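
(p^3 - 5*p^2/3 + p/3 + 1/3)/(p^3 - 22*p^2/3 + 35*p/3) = (3*p^3 - 5*p^2 + p + 1)/(p*(3*p^2 - 22*p + 35))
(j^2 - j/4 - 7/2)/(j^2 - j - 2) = (j + 7/4)/(j + 1)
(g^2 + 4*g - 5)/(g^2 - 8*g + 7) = (g + 5)/(g - 7)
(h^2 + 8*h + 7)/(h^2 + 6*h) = (h^2 + 8*h + 7)/(h*(h + 6))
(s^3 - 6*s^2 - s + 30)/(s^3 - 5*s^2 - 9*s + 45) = (s + 2)/(s + 3)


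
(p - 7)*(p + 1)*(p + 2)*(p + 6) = p^4 + 2*p^3 - 43*p^2 - 128*p - 84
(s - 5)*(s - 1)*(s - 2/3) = s^3 - 20*s^2/3 + 9*s - 10/3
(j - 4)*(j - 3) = j^2 - 7*j + 12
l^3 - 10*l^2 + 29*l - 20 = (l - 5)*(l - 4)*(l - 1)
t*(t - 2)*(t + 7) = t^3 + 5*t^2 - 14*t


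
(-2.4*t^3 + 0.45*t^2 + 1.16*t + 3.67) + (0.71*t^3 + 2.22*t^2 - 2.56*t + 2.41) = -1.69*t^3 + 2.67*t^2 - 1.4*t + 6.08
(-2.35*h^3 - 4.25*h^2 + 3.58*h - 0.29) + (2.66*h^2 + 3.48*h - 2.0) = -2.35*h^3 - 1.59*h^2 + 7.06*h - 2.29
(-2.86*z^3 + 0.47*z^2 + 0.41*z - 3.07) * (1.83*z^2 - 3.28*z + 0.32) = -5.2338*z^5 + 10.2409*z^4 - 1.7065*z^3 - 6.8125*z^2 + 10.2008*z - 0.9824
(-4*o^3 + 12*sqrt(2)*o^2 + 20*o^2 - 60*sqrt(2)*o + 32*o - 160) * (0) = 0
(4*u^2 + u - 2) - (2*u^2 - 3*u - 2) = 2*u^2 + 4*u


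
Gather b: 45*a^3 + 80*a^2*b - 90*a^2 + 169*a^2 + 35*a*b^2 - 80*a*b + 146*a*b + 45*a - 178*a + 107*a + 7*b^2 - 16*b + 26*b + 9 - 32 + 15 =45*a^3 + 79*a^2 - 26*a + b^2*(35*a + 7) + b*(80*a^2 + 66*a + 10) - 8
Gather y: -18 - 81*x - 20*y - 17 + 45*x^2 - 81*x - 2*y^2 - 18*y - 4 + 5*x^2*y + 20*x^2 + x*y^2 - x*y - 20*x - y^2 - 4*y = 65*x^2 - 182*x + y^2*(x - 3) + y*(5*x^2 - x - 42) - 39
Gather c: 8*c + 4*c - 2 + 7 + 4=12*c + 9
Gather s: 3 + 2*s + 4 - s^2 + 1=-s^2 + 2*s + 8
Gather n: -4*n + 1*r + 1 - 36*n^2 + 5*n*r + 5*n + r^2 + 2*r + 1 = -36*n^2 + n*(5*r + 1) + r^2 + 3*r + 2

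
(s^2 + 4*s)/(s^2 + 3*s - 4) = s/(s - 1)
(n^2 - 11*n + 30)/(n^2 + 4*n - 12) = (n^2 - 11*n + 30)/(n^2 + 4*n - 12)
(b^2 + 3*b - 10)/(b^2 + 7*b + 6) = (b^2 + 3*b - 10)/(b^2 + 7*b + 6)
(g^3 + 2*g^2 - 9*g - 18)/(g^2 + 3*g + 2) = (g^2 - 9)/(g + 1)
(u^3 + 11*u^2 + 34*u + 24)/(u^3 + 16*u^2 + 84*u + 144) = (u + 1)/(u + 6)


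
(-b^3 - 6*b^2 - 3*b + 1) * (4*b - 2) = -4*b^4 - 22*b^3 + 10*b - 2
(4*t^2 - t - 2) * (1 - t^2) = -4*t^4 + t^3 + 6*t^2 - t - 2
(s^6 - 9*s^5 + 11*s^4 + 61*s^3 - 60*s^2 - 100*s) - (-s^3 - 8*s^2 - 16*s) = s^6 - 9*s^5 + 11*s^4 + 62*s^3 - 52*s^2 - 84*s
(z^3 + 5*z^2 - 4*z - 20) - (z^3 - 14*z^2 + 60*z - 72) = 19*z^2 - 64*z + 52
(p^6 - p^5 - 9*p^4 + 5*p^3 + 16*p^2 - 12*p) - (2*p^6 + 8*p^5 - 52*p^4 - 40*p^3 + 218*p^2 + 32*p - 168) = -p^6 - 9*p^5 + 43*p^4 + 45*p^3 - 202*p^2 - 44*p + 168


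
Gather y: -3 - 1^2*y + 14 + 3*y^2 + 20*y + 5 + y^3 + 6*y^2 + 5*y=y^3 + 9*y^2 + 24*y + 16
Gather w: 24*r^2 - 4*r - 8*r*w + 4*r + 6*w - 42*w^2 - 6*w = 24*r^2 - 8*r*w - 42*w^2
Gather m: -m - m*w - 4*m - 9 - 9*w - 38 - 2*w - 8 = m*(-w - 5) - 11*w - 55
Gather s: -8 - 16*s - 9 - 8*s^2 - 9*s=-8*s^2 - 25*s - 17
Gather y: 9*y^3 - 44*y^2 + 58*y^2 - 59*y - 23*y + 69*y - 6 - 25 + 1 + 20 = 9*y^3 + 14*y^2 - 13*y - 10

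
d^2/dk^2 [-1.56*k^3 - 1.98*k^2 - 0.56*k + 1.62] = -9.36*k - 3.96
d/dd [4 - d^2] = -2*d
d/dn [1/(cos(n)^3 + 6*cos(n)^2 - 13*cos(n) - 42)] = (3*cos(n)^2 + 12*cos(n) - 13)*sin(n)/(cos(n)^3 + 6*cos(n)^2 - 13*cos(n) - 42)^2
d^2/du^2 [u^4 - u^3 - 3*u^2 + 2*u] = 12*u^2 - 6*u - 6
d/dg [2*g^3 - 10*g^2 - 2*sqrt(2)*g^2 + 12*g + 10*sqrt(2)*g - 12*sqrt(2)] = 6*g^2 - 20*g - 4*sqrt(2)*g + 12 + 10*sqrt(2)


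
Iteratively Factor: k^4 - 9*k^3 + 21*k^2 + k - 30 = (k - 3)*(k^3 - 6*k^2 + 3*k + 10) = (k - 3)*(k + 1)*(k^2 - 7*k + 10) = (k - 5)*(k - 3)*(k + 1)*(k - 2)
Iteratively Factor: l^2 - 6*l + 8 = (l - 4)*(l - 2)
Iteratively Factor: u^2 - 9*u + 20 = (u - 4)*(u - 5)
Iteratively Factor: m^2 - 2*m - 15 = (m - 5)*(m + 3)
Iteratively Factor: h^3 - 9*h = (h)*(h^2 - 9) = h*(h + 3)*(h - 3)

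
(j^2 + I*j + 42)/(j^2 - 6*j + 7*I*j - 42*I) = (j - 6*I)/(j - 6)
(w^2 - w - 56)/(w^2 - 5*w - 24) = (w + 7)/(w + 3)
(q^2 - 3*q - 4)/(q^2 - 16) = (q + 1)/(q + 4)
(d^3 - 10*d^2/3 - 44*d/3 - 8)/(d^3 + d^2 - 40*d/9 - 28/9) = 3*(d^2 - 4*d - 12)/(3*d^2 + d - 14)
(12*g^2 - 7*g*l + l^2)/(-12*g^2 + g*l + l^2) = (-4*g + l)/(4*g + l)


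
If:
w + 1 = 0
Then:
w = -1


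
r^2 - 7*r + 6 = (r - 6)*(r - 1)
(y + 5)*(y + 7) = y^2 + 12*y + 35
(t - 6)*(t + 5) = t^2 - t - 30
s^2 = s^2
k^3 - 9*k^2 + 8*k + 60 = (k - 6)*(k - 5)*(k + 2)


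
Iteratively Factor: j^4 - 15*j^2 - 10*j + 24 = (j + 2)*(j^3 - 2*j^2 - 11*j + 12) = (j - 1)*(j + 2)*(j^2 - j - 12) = (j - 1)*(j + 2)*(j + 3)*(j - 4)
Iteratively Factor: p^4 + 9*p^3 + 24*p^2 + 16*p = (p + 1)*(p^3 + 8*p^2 + 16*p) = (p + 1)*(p + 4)*(p^2 + 4*p) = (p + 1)*(p + 4)^2*(p)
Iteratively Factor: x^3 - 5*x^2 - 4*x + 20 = (x + 2)*(x^2 - 7*x + 10) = (x - 5)*(x + 2)*(x - 2)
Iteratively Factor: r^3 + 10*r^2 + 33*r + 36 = (r + 3)*(r^2 + 7*r + 12) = (r + 3)*(r + 4)*(r + 3)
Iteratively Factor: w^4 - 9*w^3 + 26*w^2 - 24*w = (w - 3)*(w^3 - 6*w^2 + 8*w) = w*(w - 3)*(w^2 - 6*w + 8) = w*(w - 4)*(w - 3)*(w - 2)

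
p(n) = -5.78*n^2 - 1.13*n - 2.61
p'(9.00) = -105.17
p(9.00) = -480.96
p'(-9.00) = 102.91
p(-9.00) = -460.62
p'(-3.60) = 40.49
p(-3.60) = -73.45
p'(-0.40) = 3.49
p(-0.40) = -3.08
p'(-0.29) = 2.22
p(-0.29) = -2.77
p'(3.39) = -40.32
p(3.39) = -72.87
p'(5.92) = -69.57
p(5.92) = -211.87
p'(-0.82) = 8.35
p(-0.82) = -5.57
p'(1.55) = -19.05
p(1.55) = -18.25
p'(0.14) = -2.75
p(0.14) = -2.88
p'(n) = -11.56*n - 1.13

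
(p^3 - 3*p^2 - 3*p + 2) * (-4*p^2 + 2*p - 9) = -4*p^5 + 14*p^4 - 3*p^3 + 13*p^2 + 31*p - 18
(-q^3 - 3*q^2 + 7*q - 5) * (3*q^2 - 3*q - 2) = -3*q^5 - 6*q^4 + 32*q^3 - 30*q^2 + q + 10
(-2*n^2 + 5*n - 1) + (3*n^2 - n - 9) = n^2 + 4*n - 10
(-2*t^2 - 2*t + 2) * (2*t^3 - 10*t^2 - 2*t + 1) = -4*t^5 + 16*t^4 + 28*t^3 - 18*t^2 - 6*t + 2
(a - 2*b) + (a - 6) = 2*a - 2*b - 6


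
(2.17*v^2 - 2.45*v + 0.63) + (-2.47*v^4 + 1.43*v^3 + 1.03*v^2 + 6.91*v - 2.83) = -2.47*v^4 + 1.43*v^3 + 3.2*v^2 + 4.46*v - 2.2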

......

Copy out every line from the data above that has "Gather" in it.

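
Gather b: 45*a^3 + 80*a^2*b - 90*a^2 + 169*a^2 + 35*a*b^2 - 80*a*b + 146*a*b + 45*a - 178*a + 107*a + 7*b^2 - 16*b + 26*b + 9 - 32 + 15 =45*a^3 + 79*a^2 - 26*a + b^2*(35*a + 7) + b*(80*a^2 + 66*a + 10) - 8
Gather y: -18 - 81*x - 20*y - 17 + 45*x^2 - 81*x - 2*y^2 - 18*y - 4 + 5*x^2*y + 20*x^2 + x*y^2 - x*y - 20*x - y^2 - 4*y = 65*x^2 - 182*x + y^2*(x - 3) + y*(5*x^2 - x - 42) - 39
Gather c: 8*c + 4*c - 2 + 7 + 4=12*c + 9
Gather s: 3 + 2*s + 4 - s^2 + 1=-s^2 + 2*s + 8
Gather n: -4*n + 1*r + 1 - 36*n^2 + 5*n*r + 5*n + r^2 + 2*r + 1 = -36*n^2 + n*(5*r + 1) + r^2 + 3*r + 2
Gather y: -3 - 1^2*y + 14 + 3*y^2 + 20*y + 5 + y^3 + 6*y^2 + 5*y=y^3 + 9*y^2 + 24*y + 16
Gather w: 24*r^2 - 4*r - 8*r*w + 4*r + 6*w - 42*w^2 - 6*w = 24*r^2 - 8*r*w - 42*w^2
Gather m: -m - m*w - 4*m - 9 - 9*w - 38 - 2*w - 8 = m*(-w - 5) - 11*w - 55
Gather s: -8 - 16*s - 9 - 8*s^2 - 9*s=-8*s^2 - 25*s - 17
Gather y: 9*y^3 - 44*y^2 + 58*y^2 - 59*y - 23*y + 69*y - 6 - 25 + 1 + 20 = 9*y^3 + 14*y^2 - 13*y - 10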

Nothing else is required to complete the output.